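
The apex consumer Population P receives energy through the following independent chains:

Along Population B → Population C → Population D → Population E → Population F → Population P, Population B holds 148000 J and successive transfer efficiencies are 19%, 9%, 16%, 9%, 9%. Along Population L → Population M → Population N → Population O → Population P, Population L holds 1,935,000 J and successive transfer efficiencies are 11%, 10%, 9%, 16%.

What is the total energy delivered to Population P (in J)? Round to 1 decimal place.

Via Population B: 148000 × 0.19 × 0.09 × 0.16 × 0.09 × 0.09 = 3.2799168 J
Via Population L: 1935000 × 0.11 × 0.1 × 0.09 × 0.16 = 306.504 J
Total at Population P: 3.2799168 + 306.504 = 309.7839168 J

309.8 J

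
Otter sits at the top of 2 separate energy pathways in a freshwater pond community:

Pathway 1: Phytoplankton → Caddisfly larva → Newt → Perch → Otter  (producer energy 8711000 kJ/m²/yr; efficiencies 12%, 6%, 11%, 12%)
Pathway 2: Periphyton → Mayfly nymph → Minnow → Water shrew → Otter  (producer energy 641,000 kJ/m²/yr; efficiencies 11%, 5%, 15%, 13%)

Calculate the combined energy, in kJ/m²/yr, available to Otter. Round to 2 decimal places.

896.64 kJ/m²/yr

Pathway 1: 8711000 × 0.12 × 0.06 × 0.11 × 0.12 = 827.89344 kJ/m²/yr
Pathway 2: 641000 × 0.11 × 0.05 × 0.15 × 0.13 = 68.74725 kJ/m²/yr
Total at Otter: 827.89344 + 68.74725 = 896.64069 kJ/m²/yr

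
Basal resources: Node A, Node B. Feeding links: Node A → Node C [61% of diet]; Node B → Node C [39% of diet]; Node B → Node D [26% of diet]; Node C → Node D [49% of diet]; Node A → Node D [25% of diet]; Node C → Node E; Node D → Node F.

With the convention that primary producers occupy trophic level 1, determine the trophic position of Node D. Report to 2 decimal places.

Node C: 1 + (0.61×1 + 0.39×1) = 2
Node D: 1 + (0.26×1 + 0.49×2 + 0.25×1) = 2.49
Node E: 1 + 2 = 3
Node F: 1 + 2.49 = 3.49

2.49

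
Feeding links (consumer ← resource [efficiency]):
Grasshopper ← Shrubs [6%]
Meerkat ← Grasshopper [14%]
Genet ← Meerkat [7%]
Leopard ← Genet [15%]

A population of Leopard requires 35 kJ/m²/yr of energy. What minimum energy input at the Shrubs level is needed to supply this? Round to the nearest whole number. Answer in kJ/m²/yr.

Cumulative transfer efficiency: 0.06 × 0.14 × 0.07 × 0.15 = 0.0000882
Shrubs energy = 35 / 0.0000882 = 396825 kJ/m²/yr

396825 kJ/m²/yr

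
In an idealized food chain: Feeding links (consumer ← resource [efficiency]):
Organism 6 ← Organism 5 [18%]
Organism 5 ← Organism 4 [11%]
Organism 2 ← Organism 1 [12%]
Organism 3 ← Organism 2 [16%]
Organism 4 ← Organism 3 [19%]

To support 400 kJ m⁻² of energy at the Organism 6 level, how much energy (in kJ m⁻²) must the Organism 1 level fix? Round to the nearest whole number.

Cumulative transfer efficiency: 0.12 × 0.16 × 0.19 × 0.11 × 0.18 = 0.0000722304
Organism 1 energy = 400 / 0.0000722304 = 5537834 kJ m⁻²

5537834 kJ m⁻²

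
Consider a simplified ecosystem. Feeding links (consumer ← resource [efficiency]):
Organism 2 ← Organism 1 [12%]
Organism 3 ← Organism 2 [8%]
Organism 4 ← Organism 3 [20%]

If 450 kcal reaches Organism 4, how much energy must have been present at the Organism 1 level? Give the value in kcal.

Cumulative transfer efficiency: 0.12 × 0.08 × 0.2 = 0.00192
Organism 1 energy = 450 / 0.00192 = 234375 kcal

234375 kcal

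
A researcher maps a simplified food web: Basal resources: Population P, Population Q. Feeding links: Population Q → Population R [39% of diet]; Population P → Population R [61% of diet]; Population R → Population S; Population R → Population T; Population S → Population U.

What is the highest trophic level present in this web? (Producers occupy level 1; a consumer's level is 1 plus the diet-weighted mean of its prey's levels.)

Population R: 1 + (0.39×1 + 0.61×1) = 2
Population S: 1 + 2 = 3
Population T: 1 + 2 = 3
Population U: 1 + 3 = 4

4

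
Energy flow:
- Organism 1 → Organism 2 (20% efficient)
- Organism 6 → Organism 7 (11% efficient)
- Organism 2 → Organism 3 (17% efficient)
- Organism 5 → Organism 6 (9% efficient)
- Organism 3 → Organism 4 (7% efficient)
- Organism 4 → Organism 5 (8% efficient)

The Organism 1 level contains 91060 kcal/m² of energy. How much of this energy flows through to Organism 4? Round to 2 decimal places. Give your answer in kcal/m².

216.72 kcal/m²

Organism 2: 91060 × 0.2 = 18212 kcal/m²
Organism 3: 18212 × 0.17 = 3096.04 kcal/m²
Organism 4: 3096.04 × 0.07 = 216.7228 kcal/m²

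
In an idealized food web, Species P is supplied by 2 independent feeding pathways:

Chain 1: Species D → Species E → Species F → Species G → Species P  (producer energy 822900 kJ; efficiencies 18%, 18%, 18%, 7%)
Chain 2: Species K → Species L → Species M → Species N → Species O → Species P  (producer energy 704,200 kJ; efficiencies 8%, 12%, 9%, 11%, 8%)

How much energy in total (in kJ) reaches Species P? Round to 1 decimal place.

Chain 1: 822900 × 0.18 × 0.18 × 0.18 × 0.07 = 335.940696 kJ
Chain 2: 704200 × 0.08 × 0.12 × 0.09 × 0.11 × 0.08 = 5.35417344 kJ
Total at Species P: 335.940696 + 5.35417344 = 341.29486944 kJ

341.3 kJ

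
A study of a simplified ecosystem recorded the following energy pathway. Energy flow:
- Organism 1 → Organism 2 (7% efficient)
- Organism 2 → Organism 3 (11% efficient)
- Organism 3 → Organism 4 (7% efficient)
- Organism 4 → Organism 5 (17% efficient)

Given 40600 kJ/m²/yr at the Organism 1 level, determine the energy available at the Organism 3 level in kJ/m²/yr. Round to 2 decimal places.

Organism 2: 40600 × 0.07 = 2842 kJ/m²/yr
Organism 3: 2842 × 0.11 = 312.62 kJ/m²/yr

312.62 kJ/m²/yr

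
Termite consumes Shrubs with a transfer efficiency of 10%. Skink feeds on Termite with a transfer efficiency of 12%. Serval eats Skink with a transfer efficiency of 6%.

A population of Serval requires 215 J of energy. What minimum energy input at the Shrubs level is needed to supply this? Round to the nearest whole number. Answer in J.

298611 J

Cumulative transfer efficiency: 0.1 × 0.12 × 0.06 = 0.00072
Shrubs energy = 215 / 0.00072 = 298611 J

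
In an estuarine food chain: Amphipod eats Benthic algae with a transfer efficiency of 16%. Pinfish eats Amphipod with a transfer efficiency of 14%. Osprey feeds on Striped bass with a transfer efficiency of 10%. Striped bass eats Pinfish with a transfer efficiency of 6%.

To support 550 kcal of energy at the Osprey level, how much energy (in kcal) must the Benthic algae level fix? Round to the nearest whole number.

Cumulative transfer efficiency: 0.16 × 0.14 × 0.06 × 0.1 = 0.0001344
Benthic algae energy = 550 / 0.0001344 = 4092262 kcal

4092262 kcal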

________________________________________

PROBLEM DETAILS -> Each line above that contains "independent" must be copied out.

TASK RESULT ->
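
The apex consumer Population P receives energy through the following independent chains:
In an idealized food web, Species P is supplied by 2 independent feeding pathways: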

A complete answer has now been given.